# EXERCISE DETAILS:
In full and word for word, print the data below.

# GIVEN DATA:

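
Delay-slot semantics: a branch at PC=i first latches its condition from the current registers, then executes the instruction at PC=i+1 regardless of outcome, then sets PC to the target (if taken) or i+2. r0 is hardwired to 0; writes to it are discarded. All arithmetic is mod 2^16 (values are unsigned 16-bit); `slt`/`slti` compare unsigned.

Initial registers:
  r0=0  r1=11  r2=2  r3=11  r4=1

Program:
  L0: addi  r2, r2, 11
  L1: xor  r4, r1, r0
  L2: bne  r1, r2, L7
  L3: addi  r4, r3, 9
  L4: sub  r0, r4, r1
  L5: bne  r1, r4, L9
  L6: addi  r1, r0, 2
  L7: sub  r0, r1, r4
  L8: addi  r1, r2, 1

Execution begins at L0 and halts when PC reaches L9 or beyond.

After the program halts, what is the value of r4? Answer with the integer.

20

[0] addi  r2, r2, 11  →  {r0:0, r1:11, r2:13, r3:11, r4:1}
[1] xor  r4, r1, r0  →  {r0:0, r1:11, r2:13, r3:11, r4:11}
[2] bne  r1, r2, L7  →  {r0:0, r1:11, r2:13, r3:11, r4:11}  ⟨branch taken⟩
[3] addi  r4, r3, 9  →  {r0:0, r1:11, r2:13, r3:11, r4:20}
[7] sub  r0, r1, r4  →  {r0:0, r1:11, r2:13, r3:11, r4:20}
[8] addi  r1, r2, 1  →  {r0:0, r1:14, r2:13, r3:11, r4:20}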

# RESPONSE BELOW:
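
Delay-slot semantics: a branch at PC=i first latches its condition from the current registers, then executes the instruction at PC=i+1 regardless of outcome, then sets PC to the target (if taken) or i+2. r0 is hardwired to 0; writes to it are discarded. All arithmetic is mod 2^16 (values are unsigned 16-bit); `slt`/`slti` compare unsigned.

Initial registers:
  r0=0  r1=11  r2=2  r3=11  r4=1

Program:
  L0: addi  r2, r2, 11
  L1: xor  r4, r1, r0
  L2: bne  r1, r2, L7
  L3: addi  r4, r3, 9
  L4: sub  r0, r4, r1
  L5: bne  r1, r4, L9
  L6: addi  r1, r0, 2
  L7: sub  r0, r1, r4
  L8: addi  r1, r2, 1

Execution begins at L0 and halts when PC reaches L9 or beyond.

After the program halts, what is the value of r4? Answer with the integer.

20

[0] addi  r2, r2, 11  →  {r0:0, r1:11, r2:13, r3:11, r4:1}
[1] xor  r4, r1, r0  →  {r0:0, r1:11, r2:13, r3:11, r4:11}
[2] bne  r1, r2, L7  →  {r0:0, r1:11, r2:13, r3:11, r4:11}  ⟨branch taken⟩
[3] addi  r4, r3, 9  →  {r0:0, r1:11, r2:13, r3:11, r4:20}
[7] sub  r0, r1, r4  →  {r0:0, r1:11, r2:13, r3:11, r4:20}
[8] addi  r1, r2, 1  →  {r0:0, r1:14, r2:13, r3:11, r4:20}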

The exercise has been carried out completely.